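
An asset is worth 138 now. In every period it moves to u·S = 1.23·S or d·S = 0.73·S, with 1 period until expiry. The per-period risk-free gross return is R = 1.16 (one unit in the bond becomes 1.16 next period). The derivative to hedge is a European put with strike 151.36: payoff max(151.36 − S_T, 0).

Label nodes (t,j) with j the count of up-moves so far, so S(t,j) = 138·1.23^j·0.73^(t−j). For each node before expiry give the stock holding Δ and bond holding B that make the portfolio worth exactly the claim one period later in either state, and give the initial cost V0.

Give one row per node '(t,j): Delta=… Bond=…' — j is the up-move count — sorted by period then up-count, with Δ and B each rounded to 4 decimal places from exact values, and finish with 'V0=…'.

No-arbitrage ⇒ martingale measure with p* = (R−d)/(u−d) = 0.8600.
At expiry t=1: V(1,0)=50.6200, V(1,1)=0.0000
  t=0,j=0: stock 138.0000 → up 169.7400 (V=0.0000), down 100.7400 (V=50.6200). Price 6.1093; hedge Δ=-0.7336, bond B=107.3493.
Self-financing check: at every node Δ·S+B equals the discounted successor values.

(0,0): Delta=-0.7336 Bond=107.3493
V0=6.1093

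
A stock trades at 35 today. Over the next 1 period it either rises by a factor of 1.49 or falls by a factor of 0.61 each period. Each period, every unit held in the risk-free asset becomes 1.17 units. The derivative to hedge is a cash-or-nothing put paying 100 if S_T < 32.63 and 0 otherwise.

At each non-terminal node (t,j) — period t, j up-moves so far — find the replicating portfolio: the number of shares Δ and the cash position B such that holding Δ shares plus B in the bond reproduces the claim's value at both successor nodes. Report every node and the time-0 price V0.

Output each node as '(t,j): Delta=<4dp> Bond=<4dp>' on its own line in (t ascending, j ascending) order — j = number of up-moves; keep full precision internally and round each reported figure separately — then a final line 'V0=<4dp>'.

No-arbitrage ⇒ martingale measure with p* = (R−d)/(u−d) = 0.6364.
Terminal values V(1,·): V(1,0)=100.0000, V(1,1)=0.0000
Node (0,0) S=35.0000: V=(p*·0.0000+(1−p*)·100.0000)/1.17=31.0800; Δ=(0.0000−100.0000)/(52.1500−21.3500)=-3.2468; B=V−Δ·S=144.7164
Root portfolio cost Δ·35+B reproduces V0=31.0800.

(0,0): Delta=-3.2468 Bond=144.7164
V0=31.0800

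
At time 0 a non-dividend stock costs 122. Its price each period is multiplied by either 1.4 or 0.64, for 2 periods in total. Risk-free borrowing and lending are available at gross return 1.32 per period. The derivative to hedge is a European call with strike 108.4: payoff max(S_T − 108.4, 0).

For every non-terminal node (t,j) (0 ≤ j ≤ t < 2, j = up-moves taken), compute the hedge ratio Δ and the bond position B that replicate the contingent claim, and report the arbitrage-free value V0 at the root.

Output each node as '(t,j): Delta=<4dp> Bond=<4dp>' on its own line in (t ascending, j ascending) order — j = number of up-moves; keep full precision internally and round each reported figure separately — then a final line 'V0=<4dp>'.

Since d<R<u, set p* = (R−d)/(u−d) = 0.8947; price each node as the discounted p*-expectation of its children.
Terminal values V(2,·): V(2,0)=0.0000, V(2,1)=0.9120, V(2,2)=130.7200
(1,0): S=78.0800. Δ = (V_up−V_dn)/(S_up−S_dn) = (0.9120−0.0000)/(109.3120−49.9712) = 0.0154. V = [p*·0.9120 + (1−p*)·0.0000]/1.32 = 0.6182. B = V − Δ·S = -0.5818.
(1,1): S=170.8000. Δ = (V_up−V_dn)/(S_up−S_dn) = (130.7200−0.9120)/(239.1200−109.3120) = 1.0000. V = [p*·130.7200 + (1−p*)·0.9120]/1.32 = 88.6788. B = V − Δ·S = -82.1212.
(0,0): S=122.0000. Δ = (V_up−V_dn)/(S_up−S_dn) = (88.6788−0.6182)/(170.8000−78.0800) = 0.9497. V = [p*·88.6788 + (1−p*)·0.6182]/1.32 = 60.1585. B = V − Δ·S = -55.7107.
Check: Δ(0,0)·S0 + B(0,0) = 60.1585 = V0.

(0,0): Delta=0.9497 Bond=-55.7107
(1,0): Delta=0.0154 Bond=-0.5818
(1,1): Delta=1.0000 Bond=-82.1212
V0=60.1585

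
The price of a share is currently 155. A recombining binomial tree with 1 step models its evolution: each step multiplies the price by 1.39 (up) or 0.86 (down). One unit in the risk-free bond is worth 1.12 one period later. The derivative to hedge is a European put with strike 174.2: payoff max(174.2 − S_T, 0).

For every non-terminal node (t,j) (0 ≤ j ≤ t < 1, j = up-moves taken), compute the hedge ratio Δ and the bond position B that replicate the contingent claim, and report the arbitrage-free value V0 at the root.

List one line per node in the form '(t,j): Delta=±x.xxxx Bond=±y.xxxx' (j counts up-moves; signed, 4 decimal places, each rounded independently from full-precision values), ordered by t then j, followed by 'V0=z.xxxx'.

No-arbitrage ⇒ martingale measure with p* = (R−d)/(u−d) = 0.4906.
Terminal payoffs: V(1,0)=40.9000, V(1,1)=0.0000
Node (0,0) S=155.0000: V=(p*·0.0000+(1−p*)·40.9000)/1.12=18.6034; Δ=(0.0000−40.9000)/(215.4500−133.3000)=-0.4979; B=V−Δ·S=95.7732
Root portfolio cost Δ·155+B reproduces V0=18.6034.

(0,0): Delta=-0.4979 Bond=95.7732
V0=18.6034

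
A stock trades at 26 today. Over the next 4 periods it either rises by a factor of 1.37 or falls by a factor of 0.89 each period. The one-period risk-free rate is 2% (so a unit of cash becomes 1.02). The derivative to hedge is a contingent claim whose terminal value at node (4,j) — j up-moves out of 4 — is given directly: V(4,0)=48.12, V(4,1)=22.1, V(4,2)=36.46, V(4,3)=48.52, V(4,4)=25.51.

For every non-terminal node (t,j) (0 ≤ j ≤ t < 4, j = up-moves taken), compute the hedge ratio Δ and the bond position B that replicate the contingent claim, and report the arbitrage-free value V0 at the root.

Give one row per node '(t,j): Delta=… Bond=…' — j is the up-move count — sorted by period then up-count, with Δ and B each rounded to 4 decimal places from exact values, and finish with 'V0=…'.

(0,0): Delta=-0.1817 Bond=36.4716
(1,0): Delta=-0.6298 Bond=47.5708
(1,1): Delta=0.6021 Bond=9.2825
(2,0): Delta=-1.4959 Bond=66.3598
(2,1): Delta=0.8851 Bond=0.4982
(2,2): Delta=0.1072 Bond=33.6179
(3,0): Delta=-2.9575 Bond=94.4759
(3,1): Delta=1.0603 Bond=-4.4371
(3,2): Delta=0.5785 Bond=13.8223
(3,3): Delta=-0.7170 Bond=89.3964
V0=31.7479

Since d<R<u, set p* = (R−d)/(u−d) = 0.2708; price each node as the discounted p*-expectation of its children.
At expiry t=4: V(4,0)=48.1200, V(4,1)=22.1000, V(4,2)=36.4600, V(4,3)=48.5200, V(4,4)=25.5100
Node (3,0) S=18.3292: V=(p*·22.1000+(1−p*)·48.1200)/1.02=40.2676; Δ=(22.1000−48.1200)/(25.1110−16.3130)=-2.9575; B=V−Δ·S=94.4759
Node (3,1) S=28.2146: V=(p*·36.4600+(1−p*)·22.1000)/1.02=25.4796; Δ=(36.4600−22.1000)/(38.6540−25.1110)=1.0603; B=V−Δ·S=-4.4371
Node (3,2) S=43.4315: V=(p*·48.5200+(1−p*)·36.4600)/1.02=38.9473; Δ=(48.5200−36.4600)/(59.5011−38.6540)=0.5785; B=V−Δ·S=13.8223
Node (3,3) S=66.8552: V=(p*·25.5100+(1−p*)·48.5200)/1.02=41.4589; Δ=(25.5100−48.5200)/(91.5916−59.5011)=-0.7170; B=V−Δ·S=89.3964
Node (2,0) S=20.5946: V=(p*·25.4796+(1−p*)·40.2676)/1.02=35.5515; Δ=(25.4796−40.2676)/(28.2146−18.3292)=-1.4959; B=V−Δ·S=66.3598
Node (2,1) S=31.7018: V=(p*·38.9473+(1−p*)·25.4796)/1.02=28.5560; Δ=(38.9473−25.4796)/(43.4315−28.2146)=0.8851; B=V−Δ·S=0.4982
Node (2,2) S=48.7994: V=(p*·41.4589+(1−p*)·38.9473)/1.02=38.8505; Δ=(41.4589−38.9473)/(66.8552−43.4315)=0.1072; B=V−Δ·S=33.6179
Node (1,0) S=23.1400: V=(p*·28.5560+(1−p*)·35.5515)/1.02=32.9969; Δ=(28.5560−35.5515)/(31.7018−20.5946)=-0.6298; B=V−Δ·S=47.5708
Node (1,1) S=35.6200: V=(p*·38.8505+(1−p*)·28.5560)/1.02=30.7295; Δ=(38.8505−28.5560)/(48.7994−31.7018)=0.6021; B=V−Δ·S=9.2825
Node (0,0) S=26.0000: V=(p*·30.7295+(1−p*)·32.9969)/1.02=31.7479; Δ=(30.7295−32.9969)/(35.6200−23.1400)=-0.1817; B=V−Δ·S=36.4716
Self-financing check: at every node Δ·S+B equals the discounted successor values.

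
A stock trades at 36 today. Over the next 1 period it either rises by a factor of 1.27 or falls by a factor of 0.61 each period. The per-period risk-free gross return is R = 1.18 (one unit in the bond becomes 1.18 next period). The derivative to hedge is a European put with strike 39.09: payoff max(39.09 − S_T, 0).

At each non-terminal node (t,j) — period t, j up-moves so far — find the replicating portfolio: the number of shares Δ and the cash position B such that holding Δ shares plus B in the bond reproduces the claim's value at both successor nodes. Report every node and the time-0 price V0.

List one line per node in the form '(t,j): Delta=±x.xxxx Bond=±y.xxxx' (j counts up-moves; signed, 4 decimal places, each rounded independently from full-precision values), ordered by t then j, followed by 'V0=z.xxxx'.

(0,0): Delta=-0.7210 Bond=27.9341
V0=1.9796

Since d<R<u, set p* = (R−d)/(u−d) = 0.8636; price each node as the discounted p*-expectation of its children.
Terminal payoffs: V(1,0)=17.1300, V(1,1)=0.0000
Node (0,0) S=36.0000: V=(p*·0.0000+(1−p*)·17.1300)/1.18=1.9796; Δ=(0.0000−17.1300)/(45.7200−21.9600)=-0.7210; B=V−Δ·S=27.9341
The time-0 hedge costs 1.9796, which is the no-arbitrage price.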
● ● ● ●
#### [WORK REQUEST]
In the entries above, find each line that includes the string "replicate" and copy it.

#### [ANSWER SECTION]
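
For every non-terminal node (t,j) (0 ≤ j ≤ t < 2, j = up-moves taken), compute the hedge ratio Δ and the bond position B that replicate the contingent claim, and report the arbitrage-free value V0 at the root.
For every non-terminal node (t,j) (0 ≤ j ≤ t < 1, j = up-moves taken), compute the hedge ratio Δ and the bond position B that replicate the contingent claim, and report the arbitrage-free value V0 at the root.
For every non-terminal node (t,j) (0 ≤ j ≤ t < 4, j = up-moves taken), compute the hedge ratio Δ and the bond position B that replicate the contingent claim, and report the arbitrage-free value V0 at the root.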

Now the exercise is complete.